(Saved data entries)

◇ ◇ ◇ ◇ ◇ ◇ ◇

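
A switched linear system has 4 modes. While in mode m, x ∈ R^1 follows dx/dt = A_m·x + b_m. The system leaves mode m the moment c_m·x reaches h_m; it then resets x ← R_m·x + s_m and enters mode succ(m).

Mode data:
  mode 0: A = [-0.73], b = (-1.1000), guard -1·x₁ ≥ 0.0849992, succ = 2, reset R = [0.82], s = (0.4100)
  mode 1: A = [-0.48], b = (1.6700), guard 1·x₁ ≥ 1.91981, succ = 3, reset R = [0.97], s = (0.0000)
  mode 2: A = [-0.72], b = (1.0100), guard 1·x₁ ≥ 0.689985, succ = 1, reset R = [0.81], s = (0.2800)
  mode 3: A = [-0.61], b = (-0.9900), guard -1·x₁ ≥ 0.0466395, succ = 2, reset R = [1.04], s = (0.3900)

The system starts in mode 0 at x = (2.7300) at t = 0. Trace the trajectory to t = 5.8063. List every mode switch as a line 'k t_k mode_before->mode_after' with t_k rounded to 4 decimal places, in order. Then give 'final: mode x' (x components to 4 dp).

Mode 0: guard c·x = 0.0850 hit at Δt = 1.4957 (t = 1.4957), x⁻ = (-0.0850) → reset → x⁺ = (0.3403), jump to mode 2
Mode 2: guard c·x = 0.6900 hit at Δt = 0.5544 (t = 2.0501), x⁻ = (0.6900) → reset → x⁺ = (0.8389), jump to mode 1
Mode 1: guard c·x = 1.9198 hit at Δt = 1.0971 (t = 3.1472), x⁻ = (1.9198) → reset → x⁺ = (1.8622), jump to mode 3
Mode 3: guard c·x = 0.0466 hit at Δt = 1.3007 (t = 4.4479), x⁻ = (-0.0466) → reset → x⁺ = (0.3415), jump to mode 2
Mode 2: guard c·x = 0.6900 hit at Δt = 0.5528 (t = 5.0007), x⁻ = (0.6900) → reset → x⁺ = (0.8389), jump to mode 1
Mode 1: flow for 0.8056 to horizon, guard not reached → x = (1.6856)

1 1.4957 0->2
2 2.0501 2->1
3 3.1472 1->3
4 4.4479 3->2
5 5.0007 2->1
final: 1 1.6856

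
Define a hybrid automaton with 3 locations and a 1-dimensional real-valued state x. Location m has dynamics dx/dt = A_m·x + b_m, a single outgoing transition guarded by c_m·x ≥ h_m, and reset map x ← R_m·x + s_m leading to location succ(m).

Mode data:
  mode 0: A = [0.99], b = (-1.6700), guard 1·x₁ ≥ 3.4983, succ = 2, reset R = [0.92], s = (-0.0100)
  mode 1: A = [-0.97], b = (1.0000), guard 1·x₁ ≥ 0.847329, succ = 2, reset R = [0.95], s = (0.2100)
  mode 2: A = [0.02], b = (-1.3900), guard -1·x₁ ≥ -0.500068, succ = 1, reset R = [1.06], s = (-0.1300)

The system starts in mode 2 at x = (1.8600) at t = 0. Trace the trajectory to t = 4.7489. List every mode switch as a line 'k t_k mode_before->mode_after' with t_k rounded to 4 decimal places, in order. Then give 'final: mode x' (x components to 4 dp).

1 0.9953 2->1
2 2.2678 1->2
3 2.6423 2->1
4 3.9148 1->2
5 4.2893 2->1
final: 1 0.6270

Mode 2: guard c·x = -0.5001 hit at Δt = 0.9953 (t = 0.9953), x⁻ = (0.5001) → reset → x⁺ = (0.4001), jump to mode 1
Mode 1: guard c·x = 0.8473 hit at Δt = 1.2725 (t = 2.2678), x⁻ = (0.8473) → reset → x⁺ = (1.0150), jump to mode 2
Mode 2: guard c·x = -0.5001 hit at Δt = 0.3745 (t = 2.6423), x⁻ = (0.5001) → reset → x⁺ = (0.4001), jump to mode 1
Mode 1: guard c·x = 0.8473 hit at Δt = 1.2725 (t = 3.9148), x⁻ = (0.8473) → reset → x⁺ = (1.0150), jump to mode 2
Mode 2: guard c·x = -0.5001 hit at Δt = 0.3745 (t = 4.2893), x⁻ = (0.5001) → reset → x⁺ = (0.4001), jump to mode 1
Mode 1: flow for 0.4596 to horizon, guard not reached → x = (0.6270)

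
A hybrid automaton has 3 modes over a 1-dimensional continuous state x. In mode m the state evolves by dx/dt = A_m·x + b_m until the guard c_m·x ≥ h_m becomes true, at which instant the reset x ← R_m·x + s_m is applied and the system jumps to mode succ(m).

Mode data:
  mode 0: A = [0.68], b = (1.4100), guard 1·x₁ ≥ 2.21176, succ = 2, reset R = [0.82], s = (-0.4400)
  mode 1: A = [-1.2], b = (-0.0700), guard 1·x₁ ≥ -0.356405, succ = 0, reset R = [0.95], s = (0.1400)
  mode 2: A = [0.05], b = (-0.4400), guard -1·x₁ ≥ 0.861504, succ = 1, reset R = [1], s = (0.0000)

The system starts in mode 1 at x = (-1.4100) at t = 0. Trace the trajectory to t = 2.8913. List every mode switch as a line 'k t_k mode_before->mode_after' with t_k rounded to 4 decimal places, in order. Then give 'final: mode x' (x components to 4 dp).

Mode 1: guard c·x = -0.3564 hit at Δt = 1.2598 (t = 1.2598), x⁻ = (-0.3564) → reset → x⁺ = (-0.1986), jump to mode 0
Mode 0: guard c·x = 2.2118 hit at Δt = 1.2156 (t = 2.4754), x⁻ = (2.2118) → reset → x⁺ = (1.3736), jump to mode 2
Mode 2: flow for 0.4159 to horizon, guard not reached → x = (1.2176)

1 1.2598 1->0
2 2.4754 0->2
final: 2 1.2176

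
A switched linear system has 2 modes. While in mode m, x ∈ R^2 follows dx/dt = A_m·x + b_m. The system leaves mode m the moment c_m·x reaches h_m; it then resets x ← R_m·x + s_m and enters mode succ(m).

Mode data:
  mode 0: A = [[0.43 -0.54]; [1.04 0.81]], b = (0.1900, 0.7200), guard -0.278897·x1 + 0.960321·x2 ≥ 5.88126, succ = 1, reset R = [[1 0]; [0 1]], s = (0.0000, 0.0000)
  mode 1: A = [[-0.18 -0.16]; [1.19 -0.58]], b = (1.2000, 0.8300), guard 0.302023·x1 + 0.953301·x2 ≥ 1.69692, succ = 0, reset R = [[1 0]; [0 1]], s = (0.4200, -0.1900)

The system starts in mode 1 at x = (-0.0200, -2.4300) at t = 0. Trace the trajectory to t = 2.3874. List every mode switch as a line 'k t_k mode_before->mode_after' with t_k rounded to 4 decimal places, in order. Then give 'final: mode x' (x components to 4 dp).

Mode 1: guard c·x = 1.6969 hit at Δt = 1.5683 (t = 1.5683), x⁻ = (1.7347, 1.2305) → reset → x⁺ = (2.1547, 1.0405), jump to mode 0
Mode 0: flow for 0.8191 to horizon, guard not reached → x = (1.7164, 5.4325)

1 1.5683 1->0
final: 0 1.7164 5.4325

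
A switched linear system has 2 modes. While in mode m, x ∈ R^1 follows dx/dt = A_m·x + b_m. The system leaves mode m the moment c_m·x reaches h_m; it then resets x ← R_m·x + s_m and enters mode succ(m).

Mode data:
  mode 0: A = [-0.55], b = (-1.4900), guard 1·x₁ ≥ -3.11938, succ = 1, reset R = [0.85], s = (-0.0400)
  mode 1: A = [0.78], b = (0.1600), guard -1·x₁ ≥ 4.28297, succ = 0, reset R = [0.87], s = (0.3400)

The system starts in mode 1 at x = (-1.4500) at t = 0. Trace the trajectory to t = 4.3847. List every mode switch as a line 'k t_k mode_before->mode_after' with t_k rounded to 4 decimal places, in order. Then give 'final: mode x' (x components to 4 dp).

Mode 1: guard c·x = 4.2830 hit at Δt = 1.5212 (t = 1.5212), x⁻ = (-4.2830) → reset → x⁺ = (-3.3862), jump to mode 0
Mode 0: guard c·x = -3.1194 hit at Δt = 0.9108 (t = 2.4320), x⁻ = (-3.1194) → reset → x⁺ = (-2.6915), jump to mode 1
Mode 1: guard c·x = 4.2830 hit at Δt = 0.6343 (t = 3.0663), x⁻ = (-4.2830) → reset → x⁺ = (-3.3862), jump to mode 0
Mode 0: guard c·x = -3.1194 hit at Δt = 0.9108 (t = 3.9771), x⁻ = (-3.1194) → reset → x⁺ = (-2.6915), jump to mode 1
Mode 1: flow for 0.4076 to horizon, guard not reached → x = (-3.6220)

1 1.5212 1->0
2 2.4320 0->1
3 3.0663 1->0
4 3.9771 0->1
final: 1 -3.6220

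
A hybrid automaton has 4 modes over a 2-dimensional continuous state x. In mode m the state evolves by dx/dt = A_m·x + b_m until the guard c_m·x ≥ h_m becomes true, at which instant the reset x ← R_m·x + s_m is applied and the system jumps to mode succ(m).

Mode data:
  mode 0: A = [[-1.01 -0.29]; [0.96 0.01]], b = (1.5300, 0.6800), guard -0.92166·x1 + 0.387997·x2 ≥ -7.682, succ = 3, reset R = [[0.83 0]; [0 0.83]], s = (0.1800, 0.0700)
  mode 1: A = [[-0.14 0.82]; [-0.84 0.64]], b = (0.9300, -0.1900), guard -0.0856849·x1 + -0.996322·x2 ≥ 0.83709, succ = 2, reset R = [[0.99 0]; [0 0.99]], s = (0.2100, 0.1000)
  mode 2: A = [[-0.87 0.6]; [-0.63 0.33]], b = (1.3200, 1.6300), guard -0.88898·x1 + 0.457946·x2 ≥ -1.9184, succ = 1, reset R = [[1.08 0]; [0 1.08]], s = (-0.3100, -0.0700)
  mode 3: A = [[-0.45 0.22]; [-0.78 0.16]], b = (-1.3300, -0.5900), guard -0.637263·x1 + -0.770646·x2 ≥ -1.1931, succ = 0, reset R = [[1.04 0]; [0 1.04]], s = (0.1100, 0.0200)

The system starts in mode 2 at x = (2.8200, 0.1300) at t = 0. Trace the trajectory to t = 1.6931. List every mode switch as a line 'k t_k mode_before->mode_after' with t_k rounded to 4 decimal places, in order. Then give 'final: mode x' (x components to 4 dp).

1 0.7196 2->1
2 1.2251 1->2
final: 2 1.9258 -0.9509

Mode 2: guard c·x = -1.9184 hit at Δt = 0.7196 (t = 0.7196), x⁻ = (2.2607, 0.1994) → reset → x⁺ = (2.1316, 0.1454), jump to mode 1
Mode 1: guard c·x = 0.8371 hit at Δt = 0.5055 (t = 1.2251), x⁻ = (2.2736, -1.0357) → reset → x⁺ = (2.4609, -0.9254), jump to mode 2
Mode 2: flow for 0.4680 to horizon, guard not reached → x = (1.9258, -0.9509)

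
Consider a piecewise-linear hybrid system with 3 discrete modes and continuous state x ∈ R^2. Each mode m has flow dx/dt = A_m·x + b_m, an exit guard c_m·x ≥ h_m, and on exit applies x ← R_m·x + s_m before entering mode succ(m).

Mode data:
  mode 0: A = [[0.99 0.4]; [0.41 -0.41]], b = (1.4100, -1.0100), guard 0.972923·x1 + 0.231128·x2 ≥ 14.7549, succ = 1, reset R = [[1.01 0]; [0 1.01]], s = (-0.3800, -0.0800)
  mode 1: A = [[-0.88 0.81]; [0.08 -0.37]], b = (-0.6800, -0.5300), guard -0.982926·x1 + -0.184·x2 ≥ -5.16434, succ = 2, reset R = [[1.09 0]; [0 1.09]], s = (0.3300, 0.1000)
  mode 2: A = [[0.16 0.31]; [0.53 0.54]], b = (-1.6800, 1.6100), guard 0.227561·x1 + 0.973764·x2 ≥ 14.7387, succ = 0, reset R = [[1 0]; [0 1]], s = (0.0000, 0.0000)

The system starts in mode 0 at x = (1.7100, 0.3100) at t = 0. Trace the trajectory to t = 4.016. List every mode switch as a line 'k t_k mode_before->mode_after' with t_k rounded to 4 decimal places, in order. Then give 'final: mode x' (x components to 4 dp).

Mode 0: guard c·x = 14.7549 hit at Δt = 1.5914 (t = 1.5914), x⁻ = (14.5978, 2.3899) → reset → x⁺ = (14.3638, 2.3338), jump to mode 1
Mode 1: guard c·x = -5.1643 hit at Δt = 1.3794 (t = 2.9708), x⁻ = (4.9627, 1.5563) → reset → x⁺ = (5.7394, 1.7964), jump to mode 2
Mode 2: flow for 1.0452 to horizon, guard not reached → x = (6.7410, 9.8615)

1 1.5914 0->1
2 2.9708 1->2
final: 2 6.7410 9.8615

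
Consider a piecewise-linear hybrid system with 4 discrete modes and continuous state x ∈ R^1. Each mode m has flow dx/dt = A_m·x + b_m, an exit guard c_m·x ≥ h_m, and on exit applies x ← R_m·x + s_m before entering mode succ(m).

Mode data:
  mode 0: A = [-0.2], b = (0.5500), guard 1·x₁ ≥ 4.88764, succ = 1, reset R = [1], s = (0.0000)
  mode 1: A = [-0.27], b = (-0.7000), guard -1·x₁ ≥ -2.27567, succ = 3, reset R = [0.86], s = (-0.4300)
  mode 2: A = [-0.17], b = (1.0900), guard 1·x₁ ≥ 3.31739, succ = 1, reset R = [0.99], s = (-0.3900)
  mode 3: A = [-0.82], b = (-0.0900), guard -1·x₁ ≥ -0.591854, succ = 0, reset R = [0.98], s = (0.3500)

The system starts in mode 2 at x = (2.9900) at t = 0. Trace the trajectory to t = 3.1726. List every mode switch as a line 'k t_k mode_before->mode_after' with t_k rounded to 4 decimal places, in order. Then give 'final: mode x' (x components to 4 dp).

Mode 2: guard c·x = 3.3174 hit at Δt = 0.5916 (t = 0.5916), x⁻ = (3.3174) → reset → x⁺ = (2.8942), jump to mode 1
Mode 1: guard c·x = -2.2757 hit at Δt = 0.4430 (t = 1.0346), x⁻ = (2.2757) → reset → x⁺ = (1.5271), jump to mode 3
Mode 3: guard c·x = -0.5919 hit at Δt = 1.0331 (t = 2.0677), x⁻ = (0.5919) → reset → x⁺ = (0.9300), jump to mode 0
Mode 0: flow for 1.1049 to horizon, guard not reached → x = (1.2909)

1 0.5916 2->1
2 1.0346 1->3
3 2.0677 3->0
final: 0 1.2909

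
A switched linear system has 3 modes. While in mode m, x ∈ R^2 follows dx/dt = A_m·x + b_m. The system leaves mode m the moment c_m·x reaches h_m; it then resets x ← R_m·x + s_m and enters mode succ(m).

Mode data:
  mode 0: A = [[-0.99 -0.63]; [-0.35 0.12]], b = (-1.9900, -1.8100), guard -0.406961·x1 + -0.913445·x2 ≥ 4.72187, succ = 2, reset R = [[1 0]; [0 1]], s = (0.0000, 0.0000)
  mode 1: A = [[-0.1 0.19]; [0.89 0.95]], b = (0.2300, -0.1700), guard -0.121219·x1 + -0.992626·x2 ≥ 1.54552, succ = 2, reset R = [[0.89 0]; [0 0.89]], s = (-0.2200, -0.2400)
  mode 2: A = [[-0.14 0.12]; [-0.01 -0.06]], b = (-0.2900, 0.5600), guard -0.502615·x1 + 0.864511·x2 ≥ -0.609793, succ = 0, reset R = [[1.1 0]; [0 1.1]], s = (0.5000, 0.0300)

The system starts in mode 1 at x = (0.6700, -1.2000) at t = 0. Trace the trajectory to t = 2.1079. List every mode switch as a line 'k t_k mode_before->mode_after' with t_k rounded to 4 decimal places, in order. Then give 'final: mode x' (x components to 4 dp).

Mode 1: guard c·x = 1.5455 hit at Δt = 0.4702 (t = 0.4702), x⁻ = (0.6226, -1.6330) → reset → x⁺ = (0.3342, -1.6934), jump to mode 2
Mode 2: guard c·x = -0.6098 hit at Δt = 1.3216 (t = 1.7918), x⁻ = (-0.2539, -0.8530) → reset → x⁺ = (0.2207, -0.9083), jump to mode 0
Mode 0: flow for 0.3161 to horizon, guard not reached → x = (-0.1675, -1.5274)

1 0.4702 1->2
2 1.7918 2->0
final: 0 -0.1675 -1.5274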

◇ ◇ ◇ ◇ ◇ ◇ ◇

TASK DETAILS
From the entries above, write out only the lines starting at the line that holds "mode 1: A = [-0.97], b" and ending at the line that holds "mode 2: A = [0.02], b", keeping both and matching them exactly.

YOUR SOLUTION
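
  mode 1: A = [-0.97], b = (1.0000), guard 1·x₁ ≥ 0.847329, succ = 2, reset R = [0.95], s = (0.2100)
  mode 2: A = [0.02], b = (-1.3900), guard -1·x₁ ≥ -0.500068, succ = 1, reset R = [1.06], s = (-0.1300)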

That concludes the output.